**Prompt**: The full set of records is to be reproduced verbatim.

====== Records shown ======

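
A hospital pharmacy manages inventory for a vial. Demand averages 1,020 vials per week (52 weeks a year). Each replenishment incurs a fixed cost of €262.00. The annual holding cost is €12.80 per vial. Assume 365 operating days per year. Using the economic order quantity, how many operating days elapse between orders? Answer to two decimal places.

T ≈ 10.14 days

Annual demand D = 1,020 × 52 = 53,040.
The optimal lot size = √(2DS/H) = √(2 × 53,040 × 262 / 12.8) ≈ 1473.54.
Cycle time = Q*/D × 365 = 1473.54 / 53,040 × 365 ≈ 10.140 days.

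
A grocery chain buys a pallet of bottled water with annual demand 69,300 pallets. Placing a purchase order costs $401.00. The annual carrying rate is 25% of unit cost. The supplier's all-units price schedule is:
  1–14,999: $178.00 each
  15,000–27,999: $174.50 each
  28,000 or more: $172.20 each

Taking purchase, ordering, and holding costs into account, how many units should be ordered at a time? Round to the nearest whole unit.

Holding cost per unit per year at price C is H = 0.25·C.
Candidates are each tier's EOQ (if it falls in that tier) and each price-break quantity.
EOQ at $178.00 = 1117.6 (feasible in tier 1): TC = 69,300×$178.00 + (69,300/1117.6)×401 + (1117.6/2)×0.25×$178.00 = $12,385,131.76.
EOQ at $174.50 = 1128.7 < 15000, so use break Q=15000: TC = 69,300×$174.50 + (69,300/15000.0)×401 + (15000.0/2)×0.25×$174.50 = $12,421,890.12.
EOQ at $172.20 = 1136.2 < 28000, so use break Q=28000: TC = 69,300×$172.20 + (69,300/28000.0)×401 + (28000.0/2)×0.25×$172.20 = $12,537,152.47.
Lowest total cost is $12,385,131.76 at Q = 1117.6.

Q* ≈ 1,118 pallets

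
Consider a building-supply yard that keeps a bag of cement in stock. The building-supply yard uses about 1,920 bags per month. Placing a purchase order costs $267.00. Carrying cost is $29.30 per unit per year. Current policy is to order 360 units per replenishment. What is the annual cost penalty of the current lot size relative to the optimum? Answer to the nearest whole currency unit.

Extra cost ≈ $3,375 per year

Annual demand D = 1,920 × 12 = 23,040.
EOQ = √(2DS/H) = √(2 × 23,040 × 267 / 29.3) ≈ 648.00.
Cost at Q* = (D/Q*)S + (Q*/2)H = √(2DSH) ≈ $18,986.53.
Cost at Q = 360: (23,040/360)×267 + (360/2)×29.3 = $17,088.00 + $5,274.00 = $22,362.00.
Excess = $22,362.00 − $18,986.53 = $3,375.47.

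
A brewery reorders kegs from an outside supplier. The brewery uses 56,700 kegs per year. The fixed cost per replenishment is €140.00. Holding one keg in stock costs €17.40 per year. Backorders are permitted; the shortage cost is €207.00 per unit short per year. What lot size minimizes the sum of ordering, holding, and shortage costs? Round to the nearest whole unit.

With planned backorders, Q* = √(2DS/H) · √((H+B)/B).
√(2DS/H) = √(2 × 56,700 × 140 / 17.4) = 955.204.
√((H+B)/B) = √((17.4+207)/207) = 1.0412.
Q* ≈ 994.540.

Q* ≈ 995 kegs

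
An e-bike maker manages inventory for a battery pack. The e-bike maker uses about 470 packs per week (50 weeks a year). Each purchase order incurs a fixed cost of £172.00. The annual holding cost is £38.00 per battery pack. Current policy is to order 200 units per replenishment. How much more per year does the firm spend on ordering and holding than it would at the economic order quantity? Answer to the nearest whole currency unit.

Extra cost ≈ £6,483 per year

Annual demand D = 470 × 50 = 23,500.
EOQ = √(2DS/H) = √(2 × 23,500 × 172 / 38) ≈ 461.23.
Cost at Q* = (D/Q*)S + (Q*/2)H = √(2DSH) ≈ £17,526.89.
Cost at Q = 200: (23,500/200)×172 + (200/2)×38 = £20,210.00 + £3,800.00 = £24,010.00.
Excess = £24,010.00 − £17,526.89 = £6,483.11.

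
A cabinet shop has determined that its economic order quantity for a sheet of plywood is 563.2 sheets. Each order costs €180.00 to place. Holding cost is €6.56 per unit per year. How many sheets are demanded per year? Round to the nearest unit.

D ≈ 5,780 sheets per year

The basic EOQ model gives Q* = √(2DS/H); rearrange for the unknown.
From Q* = √(2DS/H): D = Q*²H / (2S) = 563.2² × 6.56 / (2 × 180) = 5779.984.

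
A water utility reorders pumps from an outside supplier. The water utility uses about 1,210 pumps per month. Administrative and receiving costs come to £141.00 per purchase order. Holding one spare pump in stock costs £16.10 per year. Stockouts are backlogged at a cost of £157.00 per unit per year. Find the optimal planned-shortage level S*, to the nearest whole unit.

Annual demand D = 1,210 × 12 = 14,520.
With planned backorders, Q* = √(2DS/H) · √((H+B)/B).
√(2DS/H) = √(2 × 14,520 × 141 / 16.1) = 504.307.
√((H+B)/B) = √((16.1+157)/157) = 1.0500.
Q* ≈ 529.534.
S* = Q* · H/(H+B) = 529.534 × 16.1/173.1 ≈ 49.252.

S* ≈ 49 pumps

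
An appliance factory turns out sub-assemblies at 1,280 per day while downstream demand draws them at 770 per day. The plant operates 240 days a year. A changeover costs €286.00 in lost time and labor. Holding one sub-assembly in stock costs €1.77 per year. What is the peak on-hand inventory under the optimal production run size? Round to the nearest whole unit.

I_max ≈ 4,878 sub-assemblies

Annual demand D = 770 × 240 = 184,800.
Production build-up factor (1 − d/p) = 1 − 770/1,280 = 0.3984.
Q* = √(2DS / (H(1 − d/p))) = √(2 × 184,800 × 286 / (1.77 × 0.3984)).
= √(105,705,600 / 0.7052) ≈ 12242.842.
Maximum inventory = Q*(1 − d/p) = 12242.842 × 0.3984 ≈ 4878.008.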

======

**Task response**:
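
A hospital pharmacy manages inventory for a vial. Demand averages 1,020 vials per week (52 weeks a year). Each replenishment incurs a fixed cost of €262.00. The annual holding cost is €12.80 per vial. Assume 365 operating days per year. Using the economic order quantity, how many operating days elapse between orders? Answer to two decimal places.

T ≈ 10.14 days

Annual demand D = 1,020 × 52 = 53,040.
The optimal lot size = √(2DS/H) = √(2 × 53,040 × 262 / 12.8) ≈ 1473.54.
Cycle time = Q*/D × 365 = 1473.54 / 53,040 × 365 ≈ 10.140 days.

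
A grocery chain buys a pallet of bottled water with annual demand 69,300 pallets. Placing a purchase order costs $401.00. The annual carrying rate is 25% of unit cost. The supplier's all-units price schedule is:
  1–14,999: $178.00 each
  15,000–27,999: $174.50 each
  28,000 or more: $172.20 each

Taking purchase, ordering, and holding costs into account, how many units should be ordered at a time? Round to the nearest whole unit.

Holding cost per unit per year at price C is H = 0.25·C.
Candidates are each tier's EOQ (if it falls in that tier) and each price-break quantity.
EOQ at $178.00 = 1117.6 (feasible in tier 1): TC = 69,300×$178.00 + (69,300/1117.6)×401 + (1117.6/2)×0.25×$178.00 = $12,385,131.76.
EOQ at $174.50 = 1128.7 < 15000, so use break Q=15000: TC = 69,300×$174.50 + (69,300/15000.0)×401 + (15000.0/2)×0.25×$174.50 = $12,421,890.12.
EOQ at $172.20 = 1136.2 < 28000, so use break Q=28000: TC = 69,300×$172.20 + (69,300/28000.0)×401 + (28000.0/2)×0.25×$172.20 = $12,537,152.47.
Lowest total cost is $12,385,131.76 at Q = 1117.6.

Q* ≈ 1,118 pallets

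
Consider a building-supply yard that keeps a bag of cement in stock. The building-supply yard uses about 1,920 bags per month. Placing a purchase order costs $267.00. Carrying cost is $29.30 per unit per year. Current policy is to order 360 units per replenishment. What is the annual cost penalty of the current lot size relative to the optimum? Answer to the nearest whole currency unit.

Extra cost ≈ $3,375 per year

Annual demand D = 1,920 × 12 = 23,040.
EOQ = √(2DS/H) = √(2 × 23,040 × 267 / 29.3) ≈ 648.00.
Cost at Q* = (D/Q*)S + (Q*/2)H = √(2DSH) ≈ $18,986.53.
Cost at Q = 360: (23,040/360)×267 + (360/2)×29.3 = $17,088.00 + $5,274.00 = $22,362.00.
Excess = $22,362.00 − $18,986.53 = $3,375.47.

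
A brewery reorders kegs from an outside supplier. The brewery uses 56,700 kegs per year. The fixed cost per replenishment is €140.00. Holding one keg in stock costs €17.40 per year. Backorders are permitted; the shortage cost is €207.00 per unit short per year. What lot size minimizes the sum of ordering, holding, and shortage costs? Round to the nearest whole unit.

With planned backorders, Q* = √(2DS/H) · √((H+B)/B).
√(2DS/H) = √(2 × 56,700 × 140 / 17.4) = 955.204.
√((H+B)/B) = √((17.4+207)/207) = 1.0412.
Q* ≈ 994.540.

Q* ≈ 995 kegs

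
An e-bike maker manages inventory for a battery pack. The e-bike maker uses about 470 packs per week (50 weeks a year). Each purchase order incurs a fixed cost of £172.00. The annual holding cost is £38.00 per battery pack. Current policy is to order 200 units per replenishment. How much more per year does the firm spend on ordering and holding than it would at the economic order quantity? Answer to the nearest whole currency unit.

Extra cost ≈ £6,483 per year

Annual demand D = 470 × 50 = 23,500.
EOQ = √(2DS/H) = √(2 × 23,500 × 172 / 38) ≈ 461.23.
Cost at Q* = (D/Q*)S + (Q*/2)H = √(2DSH) ≈ £17,526.89.
Cost at Q = 200: (23,500/200)×172 + (200/2)×38 = £20,210.00 + £3,800.00 = £24,010.00.
Excess = £24,010.00 − £17,526.89 = £6,483.11.

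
A cabinet shop has determined that its economic order quantity for a sheet of plywood is 563.2 sheets. Each order costs €180.00 to place. Holding cost is €6.56 per unit per year. How many sheets are demanded per year? Round to the nearest unit.

D ≈ 5,780 sheets per year

The basic EOQ model gives Q* = √(2DS/H); rearrange for the unknown.
From Q* = √(2DS/H): D = Q*²H / (2S) = 563.2² × 6.56 / (2 × 180) = 5779.984.

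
A water utility reorders pumps from an outside supplier. The water utility uses about 1,210 pumps per month. Administrative and receiving costs come to £141.00 per purchase order. Holding one spare pump in stock costs £16.10 per year. Stockouts are backlogged at a cost of £157.00 per unit per year. Find the optimal planned-shortage level S*, to the nearest whole unit.

Annual demand D = 1,210 × 12 = 14,520.
With planned backorders, Q* = √(2DS/H) · √((H+B)/B).
√(2DS/H) = √(2 × 14,520 × 141 / 16.1) = 504.307.
√((H+B)/B) = √((16.1+157)/157) = 1.0500.
Q* ≈ 529.534.
S* = Q* · H/(H+B) = 529.534 × 16.1/173.1 ≈ 49.252.

S* ≈ 49 pumps

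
An appliance factory turns out sub-assemblies at 1,280 per day while downstream demand draws them at 770 per day. The plant operates 240 days a year. A changeover costs €286.00 in lost time and labor. Holding one sub-assembly in stock costs €1.77 per year. What is the peak on-hand inventory under the optimal production run size? Round to the nearest whole unit.

I_max ≈ 4,878 sub-assemblies

Annual demand D = 770 × 240 = 184,800.
Production build-up factor (1 − d/p) = 1 − 770/1,280 = 0.3984.
Q* = √(2DS / (H(1 − d/p))) = √(2 × 184,800 × 286 / (1.77 × 0.3984)).
= √(105,705,600 / 0.7052) ≈ 12242.842.
Maximum inventory = Q*(1 − d/p) = 12242.842 × 0.3984 ≈ 4878.008.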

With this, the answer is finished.